Task description:
In the entries that follow, the lines from the one with "L=6 R=20 H=18" through the one with "building 11: (30, 44, 9)" are the ones to write out, exactly and with both ends included. Nothing else should appear.

Exercise materials:

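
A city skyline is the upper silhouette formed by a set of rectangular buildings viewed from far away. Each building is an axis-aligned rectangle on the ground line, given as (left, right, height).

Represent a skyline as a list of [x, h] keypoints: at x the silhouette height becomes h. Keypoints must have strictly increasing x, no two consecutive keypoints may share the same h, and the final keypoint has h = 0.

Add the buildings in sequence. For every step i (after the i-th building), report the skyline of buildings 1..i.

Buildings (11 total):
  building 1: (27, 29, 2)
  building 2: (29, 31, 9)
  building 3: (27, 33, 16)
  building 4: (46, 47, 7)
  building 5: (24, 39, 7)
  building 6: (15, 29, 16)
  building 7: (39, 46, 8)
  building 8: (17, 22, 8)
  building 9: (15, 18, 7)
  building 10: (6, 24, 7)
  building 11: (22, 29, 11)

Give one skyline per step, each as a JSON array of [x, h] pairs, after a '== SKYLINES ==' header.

== SKYLINES ==
[[27,2],[29,0]]
[[27,2],[29,9],[31,0]]
[[27,16],[33,0]]
[[27,16],[33,0],[46,7],[47,0]]
[[24,7],[27,16],[33,7],[39,0],[46,7],[47,0]]
[[15,16],[33,7],[39,0],[46,7],[47,0]]
[[15,16],[33,7],[39,8],[46,7],[47,0]]
[[15,16],[33,7],[39,8],[46,7],[47,0]]
[[15,16],[33,7],[39,8],[46,7],[47,0]]
[[6,7],[15,16],[33,7],[39,8],[46,7],[47,0]]
[[6,7],[15,16],[33,7],[39,8],[46,7],[47,0]]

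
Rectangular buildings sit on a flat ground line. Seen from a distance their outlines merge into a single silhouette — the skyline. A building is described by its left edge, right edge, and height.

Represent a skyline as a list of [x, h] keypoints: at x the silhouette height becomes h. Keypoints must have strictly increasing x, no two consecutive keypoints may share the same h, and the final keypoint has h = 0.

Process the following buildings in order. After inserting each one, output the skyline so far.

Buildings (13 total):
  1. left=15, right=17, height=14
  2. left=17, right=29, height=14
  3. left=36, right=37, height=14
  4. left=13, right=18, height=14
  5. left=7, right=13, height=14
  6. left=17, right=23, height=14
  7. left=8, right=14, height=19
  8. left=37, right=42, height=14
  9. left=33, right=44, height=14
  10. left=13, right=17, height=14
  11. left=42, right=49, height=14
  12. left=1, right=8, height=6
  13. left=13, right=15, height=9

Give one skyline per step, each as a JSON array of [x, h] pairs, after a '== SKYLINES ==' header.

== SKYLINES ==
[[15,14],[17,0]]
[[15,14],[29,0]]
[[15,14],[29,0],[36,14],[37,0]]
[[13,14],[29,0],[36,14],[37,0]]
[[7,14],[29,0],[36,14],[37,0]]
[[7,14],[29,0],[36,14],[37,0]]
[[7,14],[8,19],[14,14],[29,0],[36,14],[37,0]]
[[7,14],[8,19],[14,14],[29,0],[36,14],[42,0]]
[[7,14],[8,19],[14,14],[29,0],[33,14],[44,0]]
[[7,14],[8,19],[14,14],[29,0],[33,14],[44,0]]
[[7,14],[8,19],[14,14],[29,0],[33,14],[49,0]]
[[1,6],[7,14],[8,19],[14,14],[29,0],[33,14],[49,0]]
[[1,6],[7,14],[8,19],[14,14],[29,0],[33,14],[49,0]]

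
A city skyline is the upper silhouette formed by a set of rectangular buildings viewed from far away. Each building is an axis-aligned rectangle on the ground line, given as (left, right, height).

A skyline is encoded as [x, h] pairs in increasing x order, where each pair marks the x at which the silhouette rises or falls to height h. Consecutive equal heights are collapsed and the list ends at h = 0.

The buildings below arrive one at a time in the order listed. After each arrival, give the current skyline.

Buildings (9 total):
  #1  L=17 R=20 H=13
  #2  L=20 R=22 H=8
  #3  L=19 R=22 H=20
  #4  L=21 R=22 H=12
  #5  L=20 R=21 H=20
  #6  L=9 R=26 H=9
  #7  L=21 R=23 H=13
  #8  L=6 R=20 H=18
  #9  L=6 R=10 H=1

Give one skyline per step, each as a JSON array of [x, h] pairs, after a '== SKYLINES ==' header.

== SKYLINES ==
[[17,13],[20,0]]
[[17,13],[20,8],[22,0]]
[[17,13],[19,20],[22,0]]
[[17,13],[19,20],[22,0]]
[[17,13],[19,20],[22,0]]
[[9,9],[17,13],[19,20],[22,9],[26,0]]
[[9,9],[17,13],[19,20],[22,13],[23,9],[26,0]]
[[6,18],[19,20],[22,13],[23,9],[26,0]]
[[6,18],[19,20],[22,13],[23,9],[26,0]]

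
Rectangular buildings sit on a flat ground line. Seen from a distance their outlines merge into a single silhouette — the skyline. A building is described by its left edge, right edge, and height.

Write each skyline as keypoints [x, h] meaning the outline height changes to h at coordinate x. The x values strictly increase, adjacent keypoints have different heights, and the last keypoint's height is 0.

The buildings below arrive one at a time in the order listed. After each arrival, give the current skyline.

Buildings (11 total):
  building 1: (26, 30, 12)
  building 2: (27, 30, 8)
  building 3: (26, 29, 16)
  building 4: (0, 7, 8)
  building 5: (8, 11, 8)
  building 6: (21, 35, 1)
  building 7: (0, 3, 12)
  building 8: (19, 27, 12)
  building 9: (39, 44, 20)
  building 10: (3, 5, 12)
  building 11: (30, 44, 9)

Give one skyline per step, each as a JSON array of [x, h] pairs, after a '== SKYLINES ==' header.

== SKYLINES ==
[[26,12],[30,0]]
[[26,12],[30,0]]
[[26,16],[29,12],[30,0]]
[[0,8],[7,0],[26,16],[29,12],[30,0]]
[[0,8],[7,0],[8,8],[11,0],[26,16],[29,12],[30,0]]
[[0,8],[7,0],[8,8],[11,0],[21,1],[26,16],[29,12],[30,1],[35,0]]
[[0,12],[3,8],[7,0],[8,8],[11,0],[21,1],[26,16],[29,12],[30,1],[35,0]]
[[0,12],[3,8],[7,0],[8,8],[11,0],[19,12],[26,16],[29,12],[30,1],[35,0]]
[[0,12],[3,8],[7,0],[8,8],[11,0],[19,12],[26,16],[29,12],[30,1],[35,0],[39,20],[44,0]]
[[0,12],[5,8],[7,0],[8,8],[11,0],[19,12],[26,16],[29,12],[30,1],[35,0],[39,20],[44,0]]
[[0,12],[5,8],[7,0],[8,8],[11,0],[19,12],[26,16],[29,12],[30,9],[39,20],[44,0]]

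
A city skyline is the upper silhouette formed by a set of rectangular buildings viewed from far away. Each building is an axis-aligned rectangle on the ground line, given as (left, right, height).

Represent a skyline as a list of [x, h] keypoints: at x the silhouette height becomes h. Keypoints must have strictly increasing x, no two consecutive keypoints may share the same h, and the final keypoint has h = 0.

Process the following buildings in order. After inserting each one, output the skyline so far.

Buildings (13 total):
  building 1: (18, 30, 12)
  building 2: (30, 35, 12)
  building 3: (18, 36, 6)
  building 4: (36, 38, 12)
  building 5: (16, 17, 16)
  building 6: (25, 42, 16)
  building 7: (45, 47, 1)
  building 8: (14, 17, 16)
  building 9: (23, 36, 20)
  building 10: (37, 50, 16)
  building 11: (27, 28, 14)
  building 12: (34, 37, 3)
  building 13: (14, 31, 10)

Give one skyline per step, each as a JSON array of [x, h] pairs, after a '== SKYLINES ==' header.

== SKYLINES ==
[[18,12],[30,0]]
[[18,12],[35,0]]
[[18,12],[35,6],[36,0]]
[[18,12],[35,6],[36,12],[38,0]]
[[16,16],[17,0],[18,12],[35,6],[36,12],[38,0]]
[[16,16],[17,0],[18,12],[25,16],[42,0]]
[[16,16],[17,0],[18,12],[25,16],[42,0],[45,1],[47,0]]
[[14,16],[17,0],[18,12],[25,16],[42,0],[45,1],[47,0]]
[[14,16],[17,0],[18,12],[23,20],[36,16],[42,0],[45,1],[47,0]]
[[14,16],[17,0],[18,12],[23,20],[36,16],[50,0]]
[[14,16],[17,0],[18,12],[23,20],[36,16],[50,0]]
[[14,16],[17,0],[18,12],[23,20],[36,16],[50,0]]
[[14,16],[17,10],[18,12],[23,20],[36,16],[50,0]]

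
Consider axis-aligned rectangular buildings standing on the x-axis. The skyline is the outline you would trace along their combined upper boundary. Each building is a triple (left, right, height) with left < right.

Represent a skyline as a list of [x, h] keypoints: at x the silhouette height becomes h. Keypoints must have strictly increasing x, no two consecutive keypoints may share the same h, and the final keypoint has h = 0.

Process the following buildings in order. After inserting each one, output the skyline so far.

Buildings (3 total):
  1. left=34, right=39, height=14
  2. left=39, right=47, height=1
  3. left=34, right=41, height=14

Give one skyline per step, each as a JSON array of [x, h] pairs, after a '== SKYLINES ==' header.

== SKYLINES ==
[[34,14],[39,0]]
[[34,14],[39,1],[47,0]]
[[34,14],[41,1],[47,0]]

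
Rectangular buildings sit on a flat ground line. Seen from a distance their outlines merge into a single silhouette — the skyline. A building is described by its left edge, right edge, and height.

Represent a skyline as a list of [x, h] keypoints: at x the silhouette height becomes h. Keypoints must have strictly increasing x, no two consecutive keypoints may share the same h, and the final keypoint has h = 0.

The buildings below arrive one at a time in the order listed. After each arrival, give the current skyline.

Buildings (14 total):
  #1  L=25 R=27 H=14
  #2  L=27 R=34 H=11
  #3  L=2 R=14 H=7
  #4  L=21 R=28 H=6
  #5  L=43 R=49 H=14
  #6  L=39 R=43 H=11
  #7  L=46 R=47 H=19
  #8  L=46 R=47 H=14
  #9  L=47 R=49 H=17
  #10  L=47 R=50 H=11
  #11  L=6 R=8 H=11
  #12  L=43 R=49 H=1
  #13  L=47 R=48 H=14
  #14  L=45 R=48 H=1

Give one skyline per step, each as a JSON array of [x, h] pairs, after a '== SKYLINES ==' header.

== SKYLINES ==
[[25,14],[27,0]]
[[25,14],[27,11],[34,0]]
[[2,7],[14,0],[25,14],[27,11],[34,0]]
[[2,7],[14,0],[21,6],[25,14],[27,11],[34,0]]
[[2,7],[14,0],[21,6],[25,14],[27,11],[34,0],[43,14],[49,0]]
[[2,7],[14,0],[21,6],[25,14],[27,11],[34,0],[39,11],[43,14],[49,0]]
[[2,7],[14,0],[21,6],[25,14],[27,11],[34,0],[39,11],[43,14],[46,19],[47,14],[49,0]]
[[2,7],[14,0],[21,6],[25,14],[27,11],[34,0],[39,11],[43,14],[46,19],[47,14],[49,0]]
[[2,7],[14,0],[21,6],[25,14],[27,11],[34,0],[39,11],[43,14],[46,19],[47,17],[49,0]]
[[2,7],[14,0],[21,6],[25,14],[27,11],[34,0],[39,11],[43,14],[46,19],[47,17],[49,11],[50,0]]
[[2,7],[6,11],[8,7],[14,0],[21,6],[25,14],[27,11],[34,0],[39,11],[43,14],[46,19],[47,17],[49,11],[50,0]]
[[2,7],[6,11],[8,7],[14,0],[21,6],[25,14],[27,11],[34,0],[39,11],[43,14],[46,19],[47,17],[49,11],[50,0]]
[[2,7],[6,11],[8,7],[14,0],[21,6],[25,14],[27,11],[34,0],[39,11],[43,14],[46,19],[47,17],[49,11],[50,0]]
[[2,7],[6,11],[8,7],[14,0],[21,6],[25,14],[27,11],[34,0],[39,11],[43,14],[46,19],[47,17],[49,11],[50,0]]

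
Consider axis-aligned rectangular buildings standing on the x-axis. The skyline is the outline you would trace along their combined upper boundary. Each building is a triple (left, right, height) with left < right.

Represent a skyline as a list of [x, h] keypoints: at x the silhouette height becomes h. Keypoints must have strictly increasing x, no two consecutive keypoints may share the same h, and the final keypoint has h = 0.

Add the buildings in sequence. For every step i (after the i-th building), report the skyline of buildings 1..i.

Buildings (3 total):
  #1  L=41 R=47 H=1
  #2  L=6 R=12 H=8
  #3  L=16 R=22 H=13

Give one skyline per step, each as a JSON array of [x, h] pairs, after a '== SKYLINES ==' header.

== SKYLINES ==
[[41,1],[47,0]]
[[6,8],[12,0],[41,1],[47,0]]
[[6,8],[12,0],[16,13],[22,0],[41,1],[47,0]]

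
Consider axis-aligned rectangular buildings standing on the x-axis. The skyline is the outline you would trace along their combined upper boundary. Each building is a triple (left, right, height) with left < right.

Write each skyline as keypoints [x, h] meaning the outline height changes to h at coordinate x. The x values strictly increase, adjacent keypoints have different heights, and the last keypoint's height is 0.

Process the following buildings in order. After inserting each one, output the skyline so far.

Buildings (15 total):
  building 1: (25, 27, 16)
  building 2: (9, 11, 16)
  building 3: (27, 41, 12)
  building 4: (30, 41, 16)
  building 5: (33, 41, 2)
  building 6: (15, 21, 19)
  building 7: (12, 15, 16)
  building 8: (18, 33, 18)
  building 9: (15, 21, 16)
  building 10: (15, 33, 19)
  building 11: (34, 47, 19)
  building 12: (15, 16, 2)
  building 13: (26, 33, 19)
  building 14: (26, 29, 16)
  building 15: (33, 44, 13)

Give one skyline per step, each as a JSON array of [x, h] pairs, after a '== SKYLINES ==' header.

== SKYLINES ==
[[25,16],[27,0]]
[[9,16],[11,0],[25,16],[27,0]]
[[9,16],[11,0],[25,16],[27,12],[41,0]]
[[9,16],[11,0],[25,16],[27,12],[30,16],[41,0]]
[[9,16],[11,0],[25,16],[27,12],[30,16],[41,0]]
[[9,16],[11,0],[15,19],[21,0],[25,16],[27,12],[30,16],[41,0]]
[[9,16],[11,0],[12,16],[15,19],[21,0],[25,16],[27,12],[30,16],[41,0]]
[[9,16],[11,0],[12,16],[15,19],[21,18],[33,16],[41,0]]
[[9,16],[11,0],[12,16],[15,19],[21,18],[33,16],[41,0]]
[[9,16],[11,0],[12,16],[15,19],[33,16],[41,0]]
[[9,16],[11,0],[12,16],[15,19],[33,16],[34,19],[47,0]]
[[9,16],[11,0],[12,16],[15,19],[33,16],[34,19],[47,0]]
[[9,16],[11,0],[12,16],[15,19],[33,16],[34,19],[47,0]]
[[9,16],[11,0],[12,16],[15,19],[33,16],[34,19],[47,0]]
[[9,16],[11,0],[12,16],[15,19],[33,16],[34,19],[47,0]]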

Expected output:
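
  #8  L=6 R=20 H=18
  #9  L=6 R=10 H=1

Give one skyline per step, each as a JSON array of [x, h] pairs, after a '== SKYLINES ==' header.

== SKYLINES ==
[[17,13],[20,0]]
[[17,13],[20,8],[22,0]]
[[17,13],[19,20],[22,0]]
[[17,13],[19,20],[22,0]]
[[17,13],[19,20],[22,0]]
[[9,9],[17,13],[19,20],[22,9],[26,0]]
[[9,9],[17,13],[19,20],[22,13],[23,9],[26,0]]
[[6,18],[19,20],[22,13],[23,9],[26,0]]
[[6,18],[19,20],[22,13],[23,9],[26,0]]

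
Rectangular buildings sit on a flat ground line. Seen from a distance their outlines merge into a single silhouette — the skyline. A building is described by its left edge, right edge, and height.

Write each skyline as keypoints [x, h] meaning the outline height changes to h at coordinate x. The x values strictly increase, adjacent keypoints have different heights, and the last keypoint's height is 0.

The buildings below arrive one at a time in the order listed. After each arrival, give the current skyline.

Buildings (11 total):
  building 1: (26, 30, 12)
  building 2: (27, 30, 8)
  building 3: (26, 29, 16)
  building 4: (0, 7, 8)
  building 5: (8, 11, 8)
  building 6: (21, 35, 1)
  building 7: (0, 3, 12)
  building 8: (19, 27, 12)
  building 9: (39, 44, 20)
  building 10: (3, 5, 12)
  building 11: (30, 44, 9)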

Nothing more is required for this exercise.